EXERCISE BRIEF.
Look below and pull out each line with the word "cohort".

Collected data

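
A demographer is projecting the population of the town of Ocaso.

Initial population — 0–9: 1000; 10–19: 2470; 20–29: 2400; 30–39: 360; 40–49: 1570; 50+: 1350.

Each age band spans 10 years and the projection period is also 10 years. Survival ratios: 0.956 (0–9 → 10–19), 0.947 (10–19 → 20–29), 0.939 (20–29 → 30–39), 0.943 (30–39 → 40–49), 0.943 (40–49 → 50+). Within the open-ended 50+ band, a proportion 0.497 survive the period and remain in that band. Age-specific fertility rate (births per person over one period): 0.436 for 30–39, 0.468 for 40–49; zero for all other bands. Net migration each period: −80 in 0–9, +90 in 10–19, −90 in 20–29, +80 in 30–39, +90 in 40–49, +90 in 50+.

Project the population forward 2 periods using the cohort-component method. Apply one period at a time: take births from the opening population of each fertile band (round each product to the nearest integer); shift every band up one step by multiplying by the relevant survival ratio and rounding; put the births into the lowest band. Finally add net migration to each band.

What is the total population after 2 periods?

Period 1.
Births: 360 * 0.436 = 157 ; 1570 * 0.468 = 735 → 892
10–19: 1000 * 0.956 = 956
20–29: 2470 * 0.947 = 2339
30–39: 2400 * 0.939 = 2254
40–49: 360 * 0.943 = 339
50+: 1570 * 0.943 + 1350 * 0.497 = 1481 + 671 = 2152
Net migration: 0–9 − 80 → 812; 10–19 + 90 → 1046; 20–29 − 90 → 2249; 30–39 + 80 → 2334; 40–49 + 90 → 429; 50+ + 90 → 2242
Giving 812 / 1046 / 2249 / 2334 / 429 / 2242.
Period 2.
Births: 2334 * 0.436 = 1018 ; 429 * 0.468 = 201 → 1219
10–19: 812 * 0.956 = 776
20–29: 1046 * 0.947 = 991
30–39: 2249 * 0.939 = 2112
40–49: 2334 * 0.943 = 2201
50+: 429 * 0.943 + 2242 * 0.497 = 405 + 1114 = 1519
Net migration: 0–9 − 80 → 1139; 10–19 + 90 → 866; 20–29 − 90 → 901; 30–39 + 80 → 2192; 40–49 + 90 → 2291; 50+ + 90 → 1609
Giving 1139 / 866 / 901 / 2192 / 2291 / 1609.
Total after period 2: 1139 + 866 + 901 + 2192 + 2291 + 1609 = 8998

8998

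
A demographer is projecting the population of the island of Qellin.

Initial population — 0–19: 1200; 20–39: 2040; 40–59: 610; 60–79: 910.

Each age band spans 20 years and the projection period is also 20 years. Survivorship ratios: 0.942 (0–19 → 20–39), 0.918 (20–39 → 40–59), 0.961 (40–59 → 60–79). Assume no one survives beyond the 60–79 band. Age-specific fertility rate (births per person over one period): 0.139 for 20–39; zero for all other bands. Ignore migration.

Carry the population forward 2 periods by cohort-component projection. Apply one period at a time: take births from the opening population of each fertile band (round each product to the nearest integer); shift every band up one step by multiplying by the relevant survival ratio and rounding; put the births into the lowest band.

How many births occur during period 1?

284

Let band 1 be 0–19 through band 4 = 60–79.
Period 1:
Births: 2040 * 0.139 = 284
Band 2: 1200 * 0.942 = 1130
Band 3: 2040 * 0.918 = 1873
Band 4: 610 * 0.961 = 586
End of period: [284, 1130, 1873, 586]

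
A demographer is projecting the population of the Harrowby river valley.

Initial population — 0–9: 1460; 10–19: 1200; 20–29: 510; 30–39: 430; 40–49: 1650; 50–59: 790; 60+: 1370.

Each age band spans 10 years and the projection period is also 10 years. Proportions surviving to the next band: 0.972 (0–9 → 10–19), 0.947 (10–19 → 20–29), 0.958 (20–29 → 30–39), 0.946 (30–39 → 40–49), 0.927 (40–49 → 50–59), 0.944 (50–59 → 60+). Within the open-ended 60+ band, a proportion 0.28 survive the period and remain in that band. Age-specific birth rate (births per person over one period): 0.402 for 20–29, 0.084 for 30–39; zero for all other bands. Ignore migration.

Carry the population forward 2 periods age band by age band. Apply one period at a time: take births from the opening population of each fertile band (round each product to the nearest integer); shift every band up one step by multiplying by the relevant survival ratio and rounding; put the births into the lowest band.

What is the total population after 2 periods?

(Groups numbered youngest = 1 to oldest = 7.)
[period 1]
Births: 510 * 0.402 = 205, 430 * 0.084 = 36 ⇒ total 241
Group 2: 1460 * 0.972 = 1419
Group 3: 1200 * 0.947 = 1136
Group 4: 510 * 0.958 = 489
Group 5: 430 * 0.946 = 407
Group 6: 1650 * 0.927 = 1530
Group 7: 790 * 0.944 + 1370 * 0.28 = 746 + 384 = 1130
End of period: [241, 1419, 1136, 489, 407, 1530, 1130]
[period 2]
Births: 1136 * 0.402 = 457, 489 * 0.084 = 41 ⇒ total 498
Group 2: 241 * 0.972 = 234
Group 3: 1419 * 0.947 = 1344
Group 4: 1136 * 0.958 = 1088
Group 5: 489 * 0.946 = 463
Group 6: 407 * 0.927 = 377
Group 7: 1530 * 0.944 + 1130 * 0.28 = 1444 + 316 = 1760
End of period: [498, 234, 1344, 1088, 463, 377, 1760]
Total after period 2: 498 + 234 + 1344 + 1088 + 463 + 377 + 1760 = 5764

5764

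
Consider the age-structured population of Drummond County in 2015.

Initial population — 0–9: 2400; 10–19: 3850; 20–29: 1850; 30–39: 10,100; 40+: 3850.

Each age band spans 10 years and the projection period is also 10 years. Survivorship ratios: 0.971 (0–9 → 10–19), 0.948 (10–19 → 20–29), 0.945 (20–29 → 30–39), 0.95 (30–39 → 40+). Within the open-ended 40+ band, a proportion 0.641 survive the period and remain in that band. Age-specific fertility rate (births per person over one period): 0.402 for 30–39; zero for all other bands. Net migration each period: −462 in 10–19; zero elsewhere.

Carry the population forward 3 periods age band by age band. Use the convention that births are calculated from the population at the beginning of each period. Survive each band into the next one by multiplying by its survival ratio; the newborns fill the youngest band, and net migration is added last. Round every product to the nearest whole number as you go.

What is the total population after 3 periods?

15878

Let group 1 be 0–9 through group 5 = 40+.
[period 1]
Births: 10100 * 0.402 = 4060
Group 2: 2400 * 0.971 = 2330
Group 3: 3850 * 0.948 = 3650
Group 4: 1850 * 0.945 = 1748
Group 5: 10100 * 0.95 + 3850 * 0.641 = 9595 + 2468 = 12063
Net migration: Group 2 − 462 → 1868
End of period: [4060, 1868, 3650, 1748, 12063]
[period 2]
Births: 1748 * 0.402 = 703
Group 2: 4060 * 0.971 = 3942
Group 3: 1868 * 0.948 = 1771
Group 4: 3650 * 0.945 = 3449
Group 5: 1748 * 0.95 + 12063 * 0.641 = 1661 + 7732 = 9393
Net migration: Group 2 − 462 → 3480
End of period: [703, 3480, 1771, 3449, 9393]
[period 3]
Births: 3449 * 0.402 = 1386
Group 2: 703 * 0.971 = 683
Group 3: 3480 * 0.948 = 3299
Group 4: 1771 * 0.945 = 1674
Group 5: 3449 * 0.95 + 9393 * 0.641 = 3277 + 6021 = 9298
Net migration: Group 2 − 462 → 221
End of period: [1386, 221, 3299, 1674, 9298]
Total after period 3: 1386 + 221 + 3299 + 1674 + 9298 = 15878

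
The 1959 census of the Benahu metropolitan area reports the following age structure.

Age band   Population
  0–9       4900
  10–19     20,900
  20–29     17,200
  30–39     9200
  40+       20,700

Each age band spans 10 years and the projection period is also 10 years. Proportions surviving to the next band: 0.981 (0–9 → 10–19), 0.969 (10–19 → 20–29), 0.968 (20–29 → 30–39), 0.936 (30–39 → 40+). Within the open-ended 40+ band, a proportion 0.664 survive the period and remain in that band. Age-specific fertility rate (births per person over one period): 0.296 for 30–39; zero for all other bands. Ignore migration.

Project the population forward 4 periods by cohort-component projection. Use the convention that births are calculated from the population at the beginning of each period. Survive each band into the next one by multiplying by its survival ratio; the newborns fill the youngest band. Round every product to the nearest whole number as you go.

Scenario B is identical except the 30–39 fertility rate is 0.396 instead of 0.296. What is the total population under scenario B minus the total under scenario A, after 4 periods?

4804

Period 1:
Births: 9200 × 0.296 = 2723
10–19: 4900 × 0.981 = 4807
20–29: 20900 × 0.969 = 20252
30–39: 17200 × 0.968 = 16650
40+: 9200 × 0.936 + 20700 × 0.664 = 8611 + 13745 = 22356
End of period: [2723, 4807, 20252, 16650, 22356]
Period 2:
Births: 16650 × 0.296 = 4928
10–19: 2723 × 0.981 = 2671
20–29: 4807 × 0.969 = 4658
30–39: 20252 × 0.968 = 19604
40+: 16650 × 0.936 + 22356 × 0.664 = 15584 + 14844 = 30428
End of period: [4928, 2671, 4658, 19604, 30428]
Period 3:
Births: 19604 × 0.296 = 5803
10–19: 4928 × 0.981 = 4834
20–29: 2671 × 0.969 = 2588
30–39: 4658 × 0.968 = 4509
40+: 19604 × 0.936 + 30428 × 0.664 = 18349 + 20204 = 38553
End of period: [5803, 4834, 2588, 4509, 38553]
Period 4:
Births: 4509 × 0.296 = 1335
10–19: 5803 × 0.981 = 5693
20–29: 4834 × 0.969 = 4684
30–39: 2588 × 0.968 = 2505
40+: 4509 × 0.936 + 38553 × 0.664 = 4220 + 25599 = 29819
End of period: [1335, 5693, 4684, 2505, 29819]
Scenario A total after 4 periods: 44036
Scenario B projection —
Period 1:
Births: 9200 × 0.396 = 3643
10–19: 4900 × 0.981 = 4807
20–29: 20900 × 0.969 = 20252
30–39: 17200 × 0.968 = 16650
40+: 9200 × 0.936 + 20700 × 0.664 = 8611 + 13745 = 22356
End of period: [3643, 4807, 20252, 16650, 22356]
Period 2:
Births: 16650 × 0.396 = 6593
10–19: 3643 × 0.981 = 3574
20–29: 4807 × 0.969 = 4658
30–39: 20252 × 0.968 = 19604
40+: 16650 × 0.936 + 22356 × 0.664 = 15584 + 14844 = 30428
End of period: [6593, 3574, 4658, 19604, 30428]
Period 3:
Births: 19604 × 0.396 = 7763
10–19: 6593 × 0.981 = 6468
20–29: 3574 × 0.969 = 3463
30–39: 4658 × 0.968 = 4509
40+: 19604 × 0.936 + 30428 × 0.664 = 18349 + 20204 = 38553
End of period: [7763, 6468, 3463, 4509, 38553]
Period 4:
Births: 4509 × 0.396 = 1786
10–19: 7763 × 0.981 = 7616
20–29: 6468 × 0.969 = 6267
30–39: 3463 × 0.968 = 3352
40+: 4509 × 0.936 + 38553 × 0.664 = 4220 + 25599 = 29819
End of period: [1786, 7616, 6267, 3352, 29819]
Scenario B total after 4 periods: 48840
Difference B − A = 48840 − 44036 = 4804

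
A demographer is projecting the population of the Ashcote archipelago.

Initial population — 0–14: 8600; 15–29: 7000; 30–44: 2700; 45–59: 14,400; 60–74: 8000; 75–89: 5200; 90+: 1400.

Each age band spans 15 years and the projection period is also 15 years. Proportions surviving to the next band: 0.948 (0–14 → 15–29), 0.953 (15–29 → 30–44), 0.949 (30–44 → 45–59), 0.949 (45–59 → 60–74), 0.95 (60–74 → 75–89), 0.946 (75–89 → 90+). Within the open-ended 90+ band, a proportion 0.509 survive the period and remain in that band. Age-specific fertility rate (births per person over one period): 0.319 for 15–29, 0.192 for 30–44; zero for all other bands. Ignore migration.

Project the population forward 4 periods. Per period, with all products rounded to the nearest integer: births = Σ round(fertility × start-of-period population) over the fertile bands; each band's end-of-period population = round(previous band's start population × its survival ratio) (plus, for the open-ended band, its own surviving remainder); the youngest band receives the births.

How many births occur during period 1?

2751

— Period 1 —
Births: 7000 × 0.319 = 2233 ; 2700 × 0.192 = 518 → 2751
15–29: 8600 × 0.948 = 8153
30–44: 7000 × 0.953 = 6671
45–59: 2700 × 0.949 = 2562
60–74: 14400 × 0.949 = 13666
75–89: 8000 × 0.95 = 7600
90+: 5200 × 0.946 + 1400 × 0.509 = 4919 + 713 = 5632
Giving 2751 / 8153 / 6671 / 2562 / 13666 / 7600 / 5632.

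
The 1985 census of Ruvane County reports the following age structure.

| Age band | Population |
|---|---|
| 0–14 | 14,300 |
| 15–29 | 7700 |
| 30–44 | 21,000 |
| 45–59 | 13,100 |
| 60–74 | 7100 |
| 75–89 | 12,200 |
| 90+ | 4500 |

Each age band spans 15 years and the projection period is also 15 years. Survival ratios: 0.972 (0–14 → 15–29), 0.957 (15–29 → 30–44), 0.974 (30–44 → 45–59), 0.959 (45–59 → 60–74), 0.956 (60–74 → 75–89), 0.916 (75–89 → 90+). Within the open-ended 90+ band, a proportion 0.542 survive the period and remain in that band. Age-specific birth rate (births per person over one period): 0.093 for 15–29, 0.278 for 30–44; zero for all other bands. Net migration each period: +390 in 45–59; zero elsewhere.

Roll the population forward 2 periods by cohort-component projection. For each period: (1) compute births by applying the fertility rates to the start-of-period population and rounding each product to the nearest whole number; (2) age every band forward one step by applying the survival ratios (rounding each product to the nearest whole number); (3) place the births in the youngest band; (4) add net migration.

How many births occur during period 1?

Numbering the bands 1..7 from youngest to oldest:
Period 1.
Births: 7700 * 0.093 = 716, 21000 * 0.278 = 5838 ⇒ total 6554
Band 2: 14300 * 0.972 = 13900
Band 3: 7700 * 0.957 = 7369
Band 4: 21000 * 0.974 = 20454
Band 5: 13100 * 0.959 = 12563
Band 6: 7100 * 0.956 = 6788
Band 7: 12200 * 0.916 + 4500 * 0.542 = 11175 + 2439 = 13614
Net migration: Band 4 + 390 → 20844
End of period: [6554, 13900, 7369, 20844, 12563, 6788, 13614]

6554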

TASK ANSWER.
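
Project the population forward 2 periods using the cohort-component method. Apply one period at a time: take births from the opening population of each fertile band (round each product to the nearest integer); shift every band up one step by multiplying by the relevant survival ratio and rounding; put the births into the lowest band. Finally add net migration to each band.
Carry the population forward 2 periods by cohort-component projection. Apply one period at a time: take births from the opening population of each fertile band (round each product to the nearest integer); shift every band up one step by multiplying by the relevant survival ratio and rounding; put the births into the lowest band.
Project the population forward 4 periods by cohort-component projection. Use the convention that births are calculated from the population at the beginning of each period. Survive each band into the next one by multiplying by its survival ratio; the newborns fill the youngest band. Round every product to the nearest whole number as you go.
Roll the population forward 2 periods by cohort-component projection. For each period: (1) compute births by applying the fertility rates to the start-of-period population and rounding each product to the nearest whole number; (2) age every band forward one step by applying the survival ratios (rounding each product to the nearest whole number); (3) place the births in the youngest band; (4) add net migration.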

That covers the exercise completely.